[Source information — start]
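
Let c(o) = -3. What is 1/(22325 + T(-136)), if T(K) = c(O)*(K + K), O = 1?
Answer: 1/23141 ≈ 4.3213e-5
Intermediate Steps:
T(K) = -6*K (T(K) = -3*(K + K) = -6*K)
1/(22325 + T(-136)) = 1/(22325 - 6*(-136)) = 1/(22325 + 816) = 1/23141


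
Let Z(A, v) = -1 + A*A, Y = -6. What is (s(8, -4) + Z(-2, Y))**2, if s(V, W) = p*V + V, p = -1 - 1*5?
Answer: 1369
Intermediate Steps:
p = -6 (p = -1 - 5 = -6)
s(V, W) = -5*V (s(V, W) = -6*V + V = -5*V)
Z(A, v) = -1 + A**2
(s(8, -4) + Z(-2, Y))**2 = (-5*8 + (-1 + (-2)**2))**2 = (-40 + (-1 + 4))**2 = (-40 + 3)**2 = (-37)**2 = 1369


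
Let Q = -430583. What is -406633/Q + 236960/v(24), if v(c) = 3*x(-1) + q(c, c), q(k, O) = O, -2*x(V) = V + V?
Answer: 102041926771/11625741 ≈ 8777.2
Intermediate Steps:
x(V) = -V (x(V) = -(V + V)/2 = -V)
v(c) = 3 + c (v(c) = 3*(-1*(-1)) + c = 3*1 + c = 3 + c)
-406633/Q + 236960/v(24) = -406633/(-430583) + 236960/(3 + 24) = -406633*(-1/430583) + 236960/27 = 406633/430583 + 236960*(1/27) = 406633/430583 + 236960/27 = 102041926771/11625741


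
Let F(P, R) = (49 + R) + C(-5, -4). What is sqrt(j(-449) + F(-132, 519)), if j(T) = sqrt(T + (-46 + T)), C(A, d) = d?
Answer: 2*sqrt(141 + I*sqrt(59)) ≈ 23.757 + 0.64663*I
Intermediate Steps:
j(T) = sqrt(-46 + 2*T)
F(P, R) = 45 + R (F(P, R) = (49 + R) - 4 = 45 + R)
sqrt(j(-449) + F(-132, 519)) = sqrt(sqrt(-46 + 2*(-449)) + (45 + 519)) = sqrt(sqrt(-46 - 898) + 564) = sqrt(sqrt(-944) + 564) = sqrt(4*I*sqrt(59) + 564) = sqrt(564 + 4*I*sqrt(59))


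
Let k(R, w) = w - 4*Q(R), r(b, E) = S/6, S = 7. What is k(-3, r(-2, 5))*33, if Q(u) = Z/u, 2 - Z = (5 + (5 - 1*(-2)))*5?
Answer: -5027/2 ≈ -2513.5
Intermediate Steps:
Z = -58 (Z = 2 - (5 + (5 - 1*(-2)))*5 = 2 - (5 + (5 + 2))*5 = 2 - (5 + 7)*5 = 2 - 12*5 = 2 - 1*60 = 2 - 60 = -58)
Q(u) = -58/u
r(b, E) = 7/6
k(R, w) = w + 232/R (k(R, w) = w - 4*(-58/R) = w - (-232)/R = w + 232/R)
k(-3, r(-2, 5))*33 = (7/6 + 232/(-3))*33 = (7/6 + 232*(-⅓))*33 = (7/6 - 232/3)*33 = -457/6*33 = -5027/2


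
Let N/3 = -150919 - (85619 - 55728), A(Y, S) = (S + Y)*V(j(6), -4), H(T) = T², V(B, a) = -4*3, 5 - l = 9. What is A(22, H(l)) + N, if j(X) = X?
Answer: -542886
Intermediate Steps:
l = -4 (l = 5 - 1*9 = 5 - 9 = -4)
V(B, a) = -12
A(Y, S) = -12*S - 12*Y (A(Y, S) = (S + Y)*(-12) = -12*S - 12*Y)
N = -542430 (N = 3*(-150919 - (85619 - 55728)) = 3*(-150919 - 1*29891) = 3*(-150919 - 29891) = 3*(-180810) = -542430)
A(22, H(l)) + N = (-12*(-4)² - 12*22) - 542430 = (-12*16 - 264) - 542430 = (-192 - 264) - 542430 = -456 - 542430 = -542886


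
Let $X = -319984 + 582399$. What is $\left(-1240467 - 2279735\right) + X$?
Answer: $-3257787$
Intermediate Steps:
$X = 262415$
$\left(-1240467 - 2279735\right) + X = \left(-1240467 - 2279735\right) + 262415 = -3520202 + 262415 = -3257787$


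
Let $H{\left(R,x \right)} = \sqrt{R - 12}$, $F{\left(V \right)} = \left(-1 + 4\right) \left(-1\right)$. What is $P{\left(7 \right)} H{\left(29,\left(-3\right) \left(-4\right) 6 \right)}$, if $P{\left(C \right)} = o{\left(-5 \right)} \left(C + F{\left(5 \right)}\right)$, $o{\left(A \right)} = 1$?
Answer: $4 \sqrt{17} \approx 16.492$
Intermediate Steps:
$F{\left(V \right)} = -3$ ($F{\left(V \right)} = 3 \left(-1\right) = -3$)
$H{\left(R,x \right)} = \sqrt{-12 + R}$
$P{\left(C \right)} = -3 + C$ ($P{\left(C \right)} = 1 \left(C - 3\right) = 1 \left(-3 + C\right) = -3 + C$)
$P{\left(7 \right)} H{\left(29,\left(-3\right) \left(-4\right) 6 \right)} = \left(-3 + 7\right) \sqrt{-12 + 29} = 4 \sqrt{17}$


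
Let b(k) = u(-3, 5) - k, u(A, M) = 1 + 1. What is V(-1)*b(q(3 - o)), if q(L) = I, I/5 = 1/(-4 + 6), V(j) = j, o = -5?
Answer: ½ ≈ 0.50000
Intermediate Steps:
u(A, M) = 2
I = 5/2 (I = 5/(-4 + 6) = 5/2 ≈ 2.5000)
q(L) = 5/2
b(k) = 2 - k
V(-1)*b(q(3 - o)) = -(2 - 1*5/2) = -(2 - 5/2) = -1*(-½) = ½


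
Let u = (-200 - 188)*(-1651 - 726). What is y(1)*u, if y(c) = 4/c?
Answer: 3689104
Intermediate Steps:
u = 922276 (u = -388*(-2377) = 922276)
y(1)*u = (4/1)*922276 = (4*1)*922276 = 4*922276 = 3689104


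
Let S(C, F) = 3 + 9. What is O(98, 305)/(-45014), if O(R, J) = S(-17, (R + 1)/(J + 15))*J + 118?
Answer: -1889/22507 ≈ -0.083929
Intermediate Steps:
S(C, F) = 12
O(R, J) = 118 + 12*J (O(R, J) = 12*J + 118 = 118 + 12*J)
O(98, 305)/(-45014) = (118 + 12*305)/(-45014) = (118 + 3660)*(-1/45014) = 3778*(-1/45014) = -1889/22507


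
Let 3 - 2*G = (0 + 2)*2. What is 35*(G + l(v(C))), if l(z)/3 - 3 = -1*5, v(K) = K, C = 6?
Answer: -455/2 ≈ -227.50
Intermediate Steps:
l(z) = -6 (l(z) = 9 + 3*(-1*5) = 9 + 3*(-5) = 9 - 15 = -6)
G = -1/2 (G = 3/2 - (0 + 2)*2/2 = 3/2 - 2 = -1/2 ≈ -0.50000)
35*(G + l(v(C))) = 35*(-1/2 - 6) = 35*(-13/2) = -455/2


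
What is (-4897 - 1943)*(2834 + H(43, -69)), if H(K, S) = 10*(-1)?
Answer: -19316160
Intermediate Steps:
H(K, S) = -10
(-4897 - 1943)*(2834 + H(43, -69)) = (-4897 - 1943)*(2834 - 10) = -6840*2824 = -19316160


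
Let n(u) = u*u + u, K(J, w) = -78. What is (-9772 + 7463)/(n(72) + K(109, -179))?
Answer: -2309/5178 ≈ -0.44593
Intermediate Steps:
n(u) = u + u**2 (n(u) = u**2 + u = u + u**2)
(-9772 + 7463)/(n(72) + K(109, -179)) = (-9772 + 7463)/(72*(1 + 72) - 78) = -2309/(72*73 - 78) = -2309/(5256 - 78) = -2309/5178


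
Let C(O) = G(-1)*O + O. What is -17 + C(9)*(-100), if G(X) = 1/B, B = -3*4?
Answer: -842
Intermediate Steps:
B = -12
G(X) = -1/12 (G(X) = 1/(-12) = -1/12)
C(O) = 11*O/12 (C(O) = -O/12 + O = 11*O/12)
-17 + C(9)*(-100) = -17 + ((11/12)*9)*(-100) = -17 + (33/4)*(-100) = -17 - 825 = -842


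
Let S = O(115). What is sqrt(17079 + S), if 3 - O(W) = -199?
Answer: sqrt(17281) ≈ 131.46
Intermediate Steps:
O(W) = 202 (O(W) = 3 - 1*(-199) = 3 + 199 = 202)
S = 202
sqrt(17079 + S) = sqrt(17079 + 202) = sqrt(17281)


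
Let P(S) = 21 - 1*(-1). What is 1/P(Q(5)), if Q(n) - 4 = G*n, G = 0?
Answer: 1/22 ≈ 0.045455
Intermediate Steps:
Q(n) = 4 (Q(n) = 4 + 0*n = 4 + 0 = 4)
P(S) = 22 (P(S) = 21 + 1 = 22)
1/P(Q(5)) = 1/22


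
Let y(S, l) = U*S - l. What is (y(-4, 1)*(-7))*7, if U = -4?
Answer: -735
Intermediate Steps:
y(S, l) = -l - 4*S (y(S, l) = -4*S - l = -l - 4*S)
(y(-4, 1)*(-7))*7 = ((-1*1 - 4*(-4))*(-7))*7 = ((-1 + 16)*(-7))*7 = (15*(-7))*7 = -105*7 = -735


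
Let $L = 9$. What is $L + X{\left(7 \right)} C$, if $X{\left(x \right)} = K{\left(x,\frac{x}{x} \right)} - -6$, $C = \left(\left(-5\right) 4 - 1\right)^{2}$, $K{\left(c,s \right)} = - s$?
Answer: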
[Source information — finish]
### Exercise brief:
The required output is the exact run of lines from the beginning of the records to the line with "Answer: 1369", that line included.

### Response:
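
Let c(o) = -3. What is 1/(22325 + T(-136)), if T(K) = c(O)*(K + K), O = 1?
Answer: 1/23141 ≈ 4.3213e-5
Intermediate Steps:
T(K) = -6*K (T(K) = -3*(K + K) = -6*K)
1/(22325 + T(-136)) = 1/(22325 - 6*(-136)) = 1/(22325 + 816) = 1/23141


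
Let Z(A, v) = -1 + A*A, Y = -6. What is (s(8, -4) + Z(-2, Y))**2, if s(V, W) = p*V + V, p = -1 - 1*5?
Answer: 1369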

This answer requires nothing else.